▶ The input
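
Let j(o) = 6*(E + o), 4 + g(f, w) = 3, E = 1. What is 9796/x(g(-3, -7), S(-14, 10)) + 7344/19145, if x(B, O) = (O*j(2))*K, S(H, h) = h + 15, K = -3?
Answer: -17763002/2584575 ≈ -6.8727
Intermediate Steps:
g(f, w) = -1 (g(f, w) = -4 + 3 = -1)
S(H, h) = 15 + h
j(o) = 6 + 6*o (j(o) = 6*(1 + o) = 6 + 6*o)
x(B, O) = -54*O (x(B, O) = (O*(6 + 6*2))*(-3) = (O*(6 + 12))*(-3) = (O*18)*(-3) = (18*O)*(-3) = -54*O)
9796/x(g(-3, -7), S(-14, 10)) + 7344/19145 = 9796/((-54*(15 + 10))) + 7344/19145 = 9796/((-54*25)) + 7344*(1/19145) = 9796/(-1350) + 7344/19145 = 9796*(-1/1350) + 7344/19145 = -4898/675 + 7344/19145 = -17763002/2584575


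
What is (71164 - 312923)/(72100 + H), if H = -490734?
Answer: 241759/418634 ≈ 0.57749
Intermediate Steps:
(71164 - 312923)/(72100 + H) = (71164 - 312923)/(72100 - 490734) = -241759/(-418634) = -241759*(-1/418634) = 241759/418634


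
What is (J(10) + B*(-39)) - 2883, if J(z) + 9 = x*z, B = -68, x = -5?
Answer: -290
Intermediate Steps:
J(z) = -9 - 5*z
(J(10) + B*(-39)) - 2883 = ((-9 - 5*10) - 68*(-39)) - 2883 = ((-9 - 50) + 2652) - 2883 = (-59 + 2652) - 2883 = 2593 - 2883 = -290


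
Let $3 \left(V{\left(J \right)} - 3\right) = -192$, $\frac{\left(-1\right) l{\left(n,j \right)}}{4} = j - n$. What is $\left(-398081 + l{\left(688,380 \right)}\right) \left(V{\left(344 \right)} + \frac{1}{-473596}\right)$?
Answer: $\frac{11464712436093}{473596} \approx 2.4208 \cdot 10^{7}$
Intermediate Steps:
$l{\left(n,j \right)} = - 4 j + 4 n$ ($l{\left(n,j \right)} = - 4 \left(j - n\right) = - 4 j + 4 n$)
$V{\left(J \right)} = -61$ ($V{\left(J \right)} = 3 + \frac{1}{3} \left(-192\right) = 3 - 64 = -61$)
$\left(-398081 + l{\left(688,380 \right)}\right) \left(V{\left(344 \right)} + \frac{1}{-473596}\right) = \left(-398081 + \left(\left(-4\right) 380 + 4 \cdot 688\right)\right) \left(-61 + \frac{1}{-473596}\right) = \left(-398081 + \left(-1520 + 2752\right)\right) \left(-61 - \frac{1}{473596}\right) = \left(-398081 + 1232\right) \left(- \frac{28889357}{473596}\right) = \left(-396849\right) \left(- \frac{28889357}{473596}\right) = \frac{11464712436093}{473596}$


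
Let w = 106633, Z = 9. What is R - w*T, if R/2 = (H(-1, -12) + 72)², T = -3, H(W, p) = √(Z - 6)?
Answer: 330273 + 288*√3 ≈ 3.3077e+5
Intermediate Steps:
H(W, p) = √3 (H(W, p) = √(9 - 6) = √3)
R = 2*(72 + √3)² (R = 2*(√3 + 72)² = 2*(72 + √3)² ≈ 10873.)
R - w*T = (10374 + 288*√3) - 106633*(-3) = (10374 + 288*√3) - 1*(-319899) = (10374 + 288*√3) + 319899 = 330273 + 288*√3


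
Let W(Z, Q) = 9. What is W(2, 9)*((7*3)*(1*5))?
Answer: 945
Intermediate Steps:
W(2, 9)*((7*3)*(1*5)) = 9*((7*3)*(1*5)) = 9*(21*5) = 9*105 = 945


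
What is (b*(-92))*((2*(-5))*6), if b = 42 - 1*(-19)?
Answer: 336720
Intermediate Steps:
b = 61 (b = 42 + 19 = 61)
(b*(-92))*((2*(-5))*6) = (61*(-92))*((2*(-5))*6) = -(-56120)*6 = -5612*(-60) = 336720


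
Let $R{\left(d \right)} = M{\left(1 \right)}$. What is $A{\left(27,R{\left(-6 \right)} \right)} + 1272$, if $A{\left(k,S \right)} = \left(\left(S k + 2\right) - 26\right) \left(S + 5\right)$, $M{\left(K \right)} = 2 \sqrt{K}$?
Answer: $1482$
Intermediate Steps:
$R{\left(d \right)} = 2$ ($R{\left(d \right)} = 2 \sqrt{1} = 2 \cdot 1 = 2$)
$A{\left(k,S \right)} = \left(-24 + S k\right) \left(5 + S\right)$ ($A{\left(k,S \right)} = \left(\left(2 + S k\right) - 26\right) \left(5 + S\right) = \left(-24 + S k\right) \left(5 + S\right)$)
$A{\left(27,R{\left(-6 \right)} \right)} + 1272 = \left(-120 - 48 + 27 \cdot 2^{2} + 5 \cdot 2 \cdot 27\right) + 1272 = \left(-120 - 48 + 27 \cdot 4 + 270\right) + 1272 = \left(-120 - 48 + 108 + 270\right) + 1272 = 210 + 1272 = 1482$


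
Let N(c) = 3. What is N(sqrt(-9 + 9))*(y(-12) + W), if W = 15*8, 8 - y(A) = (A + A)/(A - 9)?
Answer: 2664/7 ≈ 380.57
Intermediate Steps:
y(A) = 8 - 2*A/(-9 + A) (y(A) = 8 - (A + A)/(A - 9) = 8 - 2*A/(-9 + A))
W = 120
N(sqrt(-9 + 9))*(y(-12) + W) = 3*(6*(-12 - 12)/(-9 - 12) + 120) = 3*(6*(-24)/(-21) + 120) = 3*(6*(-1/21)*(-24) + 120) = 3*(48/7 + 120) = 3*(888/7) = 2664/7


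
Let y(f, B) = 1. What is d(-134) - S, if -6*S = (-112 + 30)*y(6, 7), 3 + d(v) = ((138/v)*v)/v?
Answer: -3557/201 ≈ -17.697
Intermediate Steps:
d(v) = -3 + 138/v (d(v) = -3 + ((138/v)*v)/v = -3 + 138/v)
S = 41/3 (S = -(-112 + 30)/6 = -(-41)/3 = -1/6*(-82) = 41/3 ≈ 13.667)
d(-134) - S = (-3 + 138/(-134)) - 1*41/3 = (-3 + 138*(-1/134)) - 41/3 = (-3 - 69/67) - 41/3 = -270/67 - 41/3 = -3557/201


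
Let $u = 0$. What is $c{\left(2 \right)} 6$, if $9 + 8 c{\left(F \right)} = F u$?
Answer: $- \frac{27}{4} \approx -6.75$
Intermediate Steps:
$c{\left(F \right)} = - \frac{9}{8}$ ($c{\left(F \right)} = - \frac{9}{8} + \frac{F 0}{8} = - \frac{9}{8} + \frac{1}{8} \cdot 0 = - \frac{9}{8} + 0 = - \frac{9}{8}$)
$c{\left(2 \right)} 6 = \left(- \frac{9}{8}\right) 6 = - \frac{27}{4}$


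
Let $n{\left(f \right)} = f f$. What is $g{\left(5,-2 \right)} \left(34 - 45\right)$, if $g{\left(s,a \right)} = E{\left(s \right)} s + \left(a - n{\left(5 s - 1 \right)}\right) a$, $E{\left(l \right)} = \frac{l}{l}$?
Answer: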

▶ What you should do
Take from the listing above each line in which the string "Answer" is found.

▶ Exercise result
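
Answer: -17763002/2584575 ≈ -6.8727
Answer: 241759/418634 ≈ 0.57749
Answer: -290
Answer: $\frac{11464712436093}{473596} \approx 2.4208 \cdot 10^{7}$
Answer: 330273 + 288*√3 ≈ 3.3077e+5
Answer: 945
Answer: 336720
Answer: $1482$
Answer: 2664/7 ≈ 380.57
Answer: -3557/201 ≈ -17.697
Answer: $- \frac{27}{4} \approx -6.75$
Answer: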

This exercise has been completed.